### Task item
Read the records below and copy each line that contains "Organizational".
Data to use START
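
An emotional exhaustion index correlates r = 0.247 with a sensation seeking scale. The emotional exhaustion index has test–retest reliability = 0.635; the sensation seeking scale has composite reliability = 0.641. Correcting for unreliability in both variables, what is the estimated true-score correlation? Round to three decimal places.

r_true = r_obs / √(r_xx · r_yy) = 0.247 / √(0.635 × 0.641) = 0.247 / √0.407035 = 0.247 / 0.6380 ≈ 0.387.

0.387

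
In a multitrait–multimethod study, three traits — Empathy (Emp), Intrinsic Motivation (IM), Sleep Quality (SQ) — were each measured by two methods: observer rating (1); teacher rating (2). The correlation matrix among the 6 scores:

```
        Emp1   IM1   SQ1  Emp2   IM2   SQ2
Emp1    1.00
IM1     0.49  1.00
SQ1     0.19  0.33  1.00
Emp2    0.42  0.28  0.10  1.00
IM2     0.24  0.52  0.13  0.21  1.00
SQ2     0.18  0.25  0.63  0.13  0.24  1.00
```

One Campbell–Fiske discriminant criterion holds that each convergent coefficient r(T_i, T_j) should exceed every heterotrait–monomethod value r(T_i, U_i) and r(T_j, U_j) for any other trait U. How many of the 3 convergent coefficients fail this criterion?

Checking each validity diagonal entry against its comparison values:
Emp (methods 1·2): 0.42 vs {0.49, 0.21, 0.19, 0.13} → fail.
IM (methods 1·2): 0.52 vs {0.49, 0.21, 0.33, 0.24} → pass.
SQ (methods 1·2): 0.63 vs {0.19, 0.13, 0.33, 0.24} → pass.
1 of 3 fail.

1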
Data to use END
Data to use START
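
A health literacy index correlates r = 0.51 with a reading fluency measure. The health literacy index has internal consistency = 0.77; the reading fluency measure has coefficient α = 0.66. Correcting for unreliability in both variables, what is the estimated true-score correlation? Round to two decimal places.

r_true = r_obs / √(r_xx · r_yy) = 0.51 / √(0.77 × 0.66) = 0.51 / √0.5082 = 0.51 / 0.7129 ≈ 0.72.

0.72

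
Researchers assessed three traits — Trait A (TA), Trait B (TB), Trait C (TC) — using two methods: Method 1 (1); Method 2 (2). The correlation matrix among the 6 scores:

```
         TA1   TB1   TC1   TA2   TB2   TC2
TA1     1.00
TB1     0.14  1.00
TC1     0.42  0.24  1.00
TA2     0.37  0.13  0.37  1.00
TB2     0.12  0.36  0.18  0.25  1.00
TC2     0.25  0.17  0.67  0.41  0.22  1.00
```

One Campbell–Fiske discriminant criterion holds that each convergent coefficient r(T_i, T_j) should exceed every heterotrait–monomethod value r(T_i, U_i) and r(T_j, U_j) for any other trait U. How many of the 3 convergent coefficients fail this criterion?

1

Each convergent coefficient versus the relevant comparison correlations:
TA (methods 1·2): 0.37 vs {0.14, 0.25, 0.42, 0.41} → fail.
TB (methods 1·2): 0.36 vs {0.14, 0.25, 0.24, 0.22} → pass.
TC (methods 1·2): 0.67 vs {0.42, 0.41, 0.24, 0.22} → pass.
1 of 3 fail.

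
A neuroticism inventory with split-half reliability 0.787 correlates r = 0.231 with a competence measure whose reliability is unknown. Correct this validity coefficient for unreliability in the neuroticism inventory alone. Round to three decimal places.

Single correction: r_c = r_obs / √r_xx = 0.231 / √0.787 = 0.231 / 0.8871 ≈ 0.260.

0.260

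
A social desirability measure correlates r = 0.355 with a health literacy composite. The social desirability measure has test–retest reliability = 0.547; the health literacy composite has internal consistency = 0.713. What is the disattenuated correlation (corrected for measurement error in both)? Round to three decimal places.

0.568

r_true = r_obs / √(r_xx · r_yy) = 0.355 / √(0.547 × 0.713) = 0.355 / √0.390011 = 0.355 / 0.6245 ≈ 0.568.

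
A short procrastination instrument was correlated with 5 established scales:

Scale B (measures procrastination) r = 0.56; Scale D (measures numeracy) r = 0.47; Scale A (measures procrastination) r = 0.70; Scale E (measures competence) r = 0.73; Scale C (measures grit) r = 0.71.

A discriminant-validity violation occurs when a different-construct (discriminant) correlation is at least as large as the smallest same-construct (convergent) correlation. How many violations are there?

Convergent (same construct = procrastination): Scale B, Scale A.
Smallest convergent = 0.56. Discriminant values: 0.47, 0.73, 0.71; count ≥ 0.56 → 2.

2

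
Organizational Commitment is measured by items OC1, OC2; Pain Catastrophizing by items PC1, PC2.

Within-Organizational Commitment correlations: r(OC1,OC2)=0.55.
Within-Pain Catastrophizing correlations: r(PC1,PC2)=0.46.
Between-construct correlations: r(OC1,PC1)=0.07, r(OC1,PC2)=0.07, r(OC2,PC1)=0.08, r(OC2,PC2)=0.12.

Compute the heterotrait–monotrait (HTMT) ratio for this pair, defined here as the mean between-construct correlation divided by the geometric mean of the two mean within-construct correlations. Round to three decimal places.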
Data to use END
### Task answer
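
Organizational Commitment is measured by items OC1, OC2; Pain Catastrophizing by items PC1, PC2.
Within-Organizational Commitment correlations: r(OC1,OC2)=0.55.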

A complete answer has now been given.